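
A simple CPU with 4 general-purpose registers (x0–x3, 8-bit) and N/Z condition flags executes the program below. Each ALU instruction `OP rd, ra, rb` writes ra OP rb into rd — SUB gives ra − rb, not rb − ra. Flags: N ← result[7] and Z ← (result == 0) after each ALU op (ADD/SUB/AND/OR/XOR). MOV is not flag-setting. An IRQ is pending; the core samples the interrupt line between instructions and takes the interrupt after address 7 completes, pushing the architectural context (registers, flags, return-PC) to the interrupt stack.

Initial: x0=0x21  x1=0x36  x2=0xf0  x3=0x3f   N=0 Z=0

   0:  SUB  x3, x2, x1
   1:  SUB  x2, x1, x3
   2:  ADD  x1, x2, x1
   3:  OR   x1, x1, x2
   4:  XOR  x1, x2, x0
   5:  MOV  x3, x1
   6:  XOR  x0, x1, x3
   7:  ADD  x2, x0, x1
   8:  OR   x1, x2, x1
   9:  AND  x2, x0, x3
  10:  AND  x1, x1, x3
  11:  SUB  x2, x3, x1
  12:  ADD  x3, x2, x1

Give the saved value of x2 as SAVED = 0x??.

after  0: x0=0x21 x1=0x36 x2=0xf0 x3=0xba  N=1 Z=0
after  1: x0=0x21 x1=0x36 x2=0x7c x3=0xba  N=0 Z=0
after  2: x0=0x21 x1=0xb2 x2=0x7c x3=0xba  N=1 Z=0
after  3: x0=0x21 x1=0xfe x2=0x7c x3=0xba  N=1 Z=0
after  4: x0=0x21 x1=0x5d x2=0x7c x3=0xba  N=0 Z=0
after  5: x0=0x21 x1=0x5d x2=0x7c x3=0x5d  N=0 Z=0
after  6: x0=0x00 x1=0x5d x2=0x7c x3=0x5d  N=0 Z=1
after  7: x0=0x00 x1=0x5d x2=0x5d x3=0x5d  N=0 Z=0
-- IRQ taken; context saved, return-PC = 8 --

SAVED = 0x5d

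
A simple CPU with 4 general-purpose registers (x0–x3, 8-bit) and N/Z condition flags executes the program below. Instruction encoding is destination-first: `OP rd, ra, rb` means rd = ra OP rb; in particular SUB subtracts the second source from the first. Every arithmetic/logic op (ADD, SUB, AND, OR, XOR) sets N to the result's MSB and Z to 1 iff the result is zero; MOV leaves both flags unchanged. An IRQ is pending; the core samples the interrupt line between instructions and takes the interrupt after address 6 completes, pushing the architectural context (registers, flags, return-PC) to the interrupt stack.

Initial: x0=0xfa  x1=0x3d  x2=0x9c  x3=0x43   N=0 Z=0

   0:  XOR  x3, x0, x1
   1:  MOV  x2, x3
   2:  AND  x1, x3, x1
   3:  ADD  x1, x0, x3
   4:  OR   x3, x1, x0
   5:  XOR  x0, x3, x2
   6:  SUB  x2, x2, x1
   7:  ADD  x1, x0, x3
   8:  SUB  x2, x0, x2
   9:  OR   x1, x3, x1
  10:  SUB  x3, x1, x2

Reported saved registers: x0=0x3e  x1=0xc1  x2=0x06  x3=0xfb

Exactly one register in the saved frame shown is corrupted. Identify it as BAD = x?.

BAD = x0

after  0: x0=0xfa x1=0x3d x2=0x9c x3=0xc7  N=1 Z=0
after  1: x0=0xfa x1=0x3d x2=0xc7 x3=0xc7  N=1 Z=0
after  2: x0=0xfa x1=0x05 x2=0xc7 x3=0xc7  N=0 Z=0
after  3: x0=0xfa x1=0xc1 x2=0xc7 x3=0xc7  N=1 Z=0
after  4: x0=0xfa x1=0xc1 x2=0xc7 x3=0xfb  N=1 Z=0
after  5: x0=0x3c x1=0xc1 x2=0xc7 x3=0xfb  N=0 Z=0
after  6: x0=0x3c x1=0xc1 x2=0x06 x3=0xfb  N=0 Z=0
-- IRQ taken; context saved, return-PC = 7 --
mismatch: x0: reported 0x3e vs actual 0x3c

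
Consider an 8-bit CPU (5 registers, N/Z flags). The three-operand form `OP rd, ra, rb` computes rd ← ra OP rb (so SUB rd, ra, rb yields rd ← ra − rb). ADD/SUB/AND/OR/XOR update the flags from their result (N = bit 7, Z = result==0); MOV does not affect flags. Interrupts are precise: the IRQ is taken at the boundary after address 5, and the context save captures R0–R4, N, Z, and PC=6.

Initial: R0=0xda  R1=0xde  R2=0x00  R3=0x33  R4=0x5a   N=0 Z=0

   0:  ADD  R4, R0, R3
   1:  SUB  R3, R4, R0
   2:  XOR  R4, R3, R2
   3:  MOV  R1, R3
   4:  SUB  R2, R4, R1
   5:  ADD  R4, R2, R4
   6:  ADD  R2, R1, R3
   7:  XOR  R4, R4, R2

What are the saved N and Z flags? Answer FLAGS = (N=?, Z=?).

FLAGS = (N=0, Z=0)

after  0: R0=0xda R1=0xde R2=0x00 R3=0x33 R4=0x0d  N=0 Z=0
after  1: R0=0xda R1=0xde R2=0x00 R3=0x33 R4=0x0d  N=0 Z=0
after  2: R0=0xda R1=0xde R2=0x00 R3=0x33 R4=0x33  N=0 Z=0
after  3: R0=0xda R1=0x33 R2=0x00 R3=0x33 R4=0x33  N=0 Z=0
after  4: R0=0xda R1=0x33 R2=0x00 R3=0x33 R4=0x33  N=0 Z=1
after  5: R0=0xda R1=0x33 R2=0x00 R3=0x33 R4=0x33  N=0 Z=0
-- IRQ taken; context saved, return-PC = 6 --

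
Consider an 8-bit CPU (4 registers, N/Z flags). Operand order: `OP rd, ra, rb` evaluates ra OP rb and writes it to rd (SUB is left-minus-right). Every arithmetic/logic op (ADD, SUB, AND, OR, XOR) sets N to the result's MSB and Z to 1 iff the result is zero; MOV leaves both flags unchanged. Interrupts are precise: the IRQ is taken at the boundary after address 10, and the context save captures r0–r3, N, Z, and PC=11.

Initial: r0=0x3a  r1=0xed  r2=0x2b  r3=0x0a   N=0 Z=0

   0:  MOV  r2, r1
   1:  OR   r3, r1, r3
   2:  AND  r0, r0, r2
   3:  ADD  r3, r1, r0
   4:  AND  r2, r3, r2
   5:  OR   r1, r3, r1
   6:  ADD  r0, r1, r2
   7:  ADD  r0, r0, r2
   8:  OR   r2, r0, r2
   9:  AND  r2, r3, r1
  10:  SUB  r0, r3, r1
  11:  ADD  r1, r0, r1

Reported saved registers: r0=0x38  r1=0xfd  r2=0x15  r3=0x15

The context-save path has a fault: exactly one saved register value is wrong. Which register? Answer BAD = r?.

BAD = r0

after  0: r0=0x3a r1=0xed r2=0xed r3=0x0a  N=0 Z=0
after  1: r0=0x3a r1=0xed r2=0xed r3=0xef  N=1 Z=0
after  2: r0=0x28 r1=0xed r2=0xed r3=0xef  N=0 Z=0
after  3: r0=0x28 r1=0xed r2=0xed r3=0x15  N=0 Z=0
after  4: r0=0x28 r1=0xed r2=0x05 r3=0x15  N=0 Z=0
after  5: r0=0x28 r1=0xfd r2=0x05 r3=0x15  N=1 Z=0
after  6: r0=0x02 r1=0xfd r2=0x05 r3=0x15  N=0 Z=0
after  7: r0=0x07 r1=0xfd r2=0x05 r3=0x15  N=0 Z=0
after  8: r0=0x07 r1=0xfd r2=0x07 r3=0x15  N=0 Z=0
after  9: r0=0x07 r1=0xfd r2=0x15 r3=0x15  N=0 Z=0
after 10: r0=0x18 r1=0xfd r2=0x15 r3=0x15  N=0 Z=0
-- IRQ taken; context saved, return-PC = 11 --
mismatch: r0: reported 0x38 vs actual 0x18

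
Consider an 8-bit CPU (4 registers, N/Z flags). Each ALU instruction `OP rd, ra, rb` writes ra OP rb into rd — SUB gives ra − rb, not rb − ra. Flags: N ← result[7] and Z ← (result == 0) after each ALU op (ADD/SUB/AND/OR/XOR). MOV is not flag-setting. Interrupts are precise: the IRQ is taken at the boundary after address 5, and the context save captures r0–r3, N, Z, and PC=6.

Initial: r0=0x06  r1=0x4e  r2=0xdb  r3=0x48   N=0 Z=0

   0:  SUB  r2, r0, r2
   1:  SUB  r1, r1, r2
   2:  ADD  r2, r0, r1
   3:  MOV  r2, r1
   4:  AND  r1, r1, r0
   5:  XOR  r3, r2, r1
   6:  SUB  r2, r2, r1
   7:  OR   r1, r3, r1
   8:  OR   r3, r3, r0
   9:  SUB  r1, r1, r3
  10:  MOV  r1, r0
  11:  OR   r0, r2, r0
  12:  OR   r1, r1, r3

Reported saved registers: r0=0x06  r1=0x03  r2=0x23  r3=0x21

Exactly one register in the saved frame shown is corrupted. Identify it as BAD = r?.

BAD = r1

after  0: r0=0x06 r1=0x4e r2=0x2b r3=0x48  N=0 Z=0
after  1: r0=0x06 r1=0x23 r2=0x2b r3=0x48  N=0 Z=0
after  2: r0=0x06 r1=0x23 r2=0x29 r3=0x48  N=0 Z=0
after  3: r0=0x06 r1=0x23 r2=0x23 r3=0x48  N=0 Z=0
after  4: r0=0x06 r1=0x02 r2=0x23 r3=0x48  N=0 Z=0
after  5: r0=0x06 r1=0x02 r2=0x23 r3=0x21  N=0 Z=0
-- IRQ taken; context saved, return-PC = 6 --
mismatch: r1: reported 0x03 vs actual 0x02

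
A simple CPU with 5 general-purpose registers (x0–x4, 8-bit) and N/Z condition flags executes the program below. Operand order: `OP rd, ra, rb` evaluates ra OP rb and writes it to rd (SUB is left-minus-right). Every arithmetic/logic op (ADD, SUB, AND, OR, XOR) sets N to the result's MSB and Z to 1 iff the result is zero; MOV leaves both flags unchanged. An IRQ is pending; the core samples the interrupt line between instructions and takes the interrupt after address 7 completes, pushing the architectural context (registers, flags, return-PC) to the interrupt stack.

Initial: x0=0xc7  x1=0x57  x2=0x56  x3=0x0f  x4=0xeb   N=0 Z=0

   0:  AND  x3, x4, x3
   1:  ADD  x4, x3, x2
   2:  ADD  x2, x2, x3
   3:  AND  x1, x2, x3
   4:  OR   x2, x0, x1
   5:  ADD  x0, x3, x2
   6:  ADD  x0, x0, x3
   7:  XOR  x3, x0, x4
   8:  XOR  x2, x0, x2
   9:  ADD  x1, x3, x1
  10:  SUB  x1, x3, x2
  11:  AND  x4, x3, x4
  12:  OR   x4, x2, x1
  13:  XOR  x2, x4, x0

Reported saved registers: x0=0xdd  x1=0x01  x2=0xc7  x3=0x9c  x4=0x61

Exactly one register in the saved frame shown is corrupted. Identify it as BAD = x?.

after  0: x0=0xc7 x1=0x57 x2=0x56 x3=0x0b x4=0xeb  N=0 Z=0
after  1: x0=0xc7 x1=0x57 x2=0x56 x3=0x0b x4=0x61  N=0 Z=0
after  2: x0=0xc7 x1=0x57 x2=0x61 x3=0x0b x4=0x61  N=0 Z=0
after  3: x0=0xc7 x1=0x01 x2=0x61 x3=0x0b x4=0x61  N=0 Z=0
after  4: x0=0xc7 x1=0x01 x2=0xc7 x3=0x0b x4=0x61  N=1 Z=0
after  5: x0=0xd2 x1=0x01 x2=0xc7 x3=0x0b x4=0x61  N=1 Z=0
after  6: x0=0xdd x1=0x01 x2=0xc7 x3=0x0b x4=0x61  N=1 Z=0
after  7: x0=0xdd x1=0x01 x2=0xc7 x3=0xbc x4=0x61  N=1 Z=0
-- IRQ taken; context saved, return-PC = 8 --
mismatch: x3: reported 0x9c vs actual 0xbc

BAD = x3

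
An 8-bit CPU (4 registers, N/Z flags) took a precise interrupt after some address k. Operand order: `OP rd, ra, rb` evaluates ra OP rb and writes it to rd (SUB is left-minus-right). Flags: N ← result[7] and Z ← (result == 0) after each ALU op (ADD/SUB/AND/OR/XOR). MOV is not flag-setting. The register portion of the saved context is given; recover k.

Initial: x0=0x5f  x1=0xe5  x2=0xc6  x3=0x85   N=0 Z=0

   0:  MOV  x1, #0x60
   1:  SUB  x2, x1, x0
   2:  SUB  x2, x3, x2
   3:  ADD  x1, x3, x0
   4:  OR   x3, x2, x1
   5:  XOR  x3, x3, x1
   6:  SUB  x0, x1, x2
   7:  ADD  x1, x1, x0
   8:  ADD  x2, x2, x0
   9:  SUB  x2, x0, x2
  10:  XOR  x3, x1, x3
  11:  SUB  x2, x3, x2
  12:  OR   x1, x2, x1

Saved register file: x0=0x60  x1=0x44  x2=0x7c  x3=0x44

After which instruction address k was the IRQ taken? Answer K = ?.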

━━━

Problem details - Every line holding the string "completes" should be copied here, so please find those lines in the data.

Reply to the task -
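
A simple CPU with 4 general-purpose registers (x0–x3, 8-bit) and N/Z condition flags executes the program below. Each ALU instruction `OP rd, ra, rb` writes ra OP rb into rd — SUB gives ra − rb, not rb − ra. Flags: N ← result[7] and Z ← (result == 0) after each ALU op (ADD/SUB/AND/OR/XOR). MOV is not flag-setting. An IRQ is pending; the core samples the interrupt line between instructions and takes the interrupt after address 7 completes, pushing the architectural context (registers, flags, return-PC) to the interrupt stack.
A simple CPU with 4 general-purpose registers (x0–x3, 8-bit) and N/Z condition flags executes the program below. Instruction encoding is destination-first: `OP rd, ra, rb` means rd = ra OP rb; in particular SUB subtracts the second source from the first. Every arithmetic/logic op (ADD, SUB, AND, OR, XOR) sets N to the result's MSB and Z to 1 iff the result is zero; MOV leaves both flags unchanged. An IRQ is pending; the core samples the interrupt line between instructions and takes the interrupt after address 6 completes, pushing the architectural context (registers, flags, return-PC) to the interrupt stack.
A simple CPU with 5 general-purpose registers (x0–x4, 8-bit) and N/Z condition flags executes the program below. Operand order: `OP rd, ra, rb` evaluates ra OP rb and writes it to rd (SUB is left-minus-right). Every arithmetic/logic op (ADD, SUB, AND, OR, XOR) sets N to the result's MSB and Z to 1 iff the result is zero; MOV leaves both flags unchanged. An IRQ is pending; the core samples the interrupt line between instructions and takes the interrupt after address 7 completes, pushing the architectural context (registers, flags, return-PC) to the interrupt stack.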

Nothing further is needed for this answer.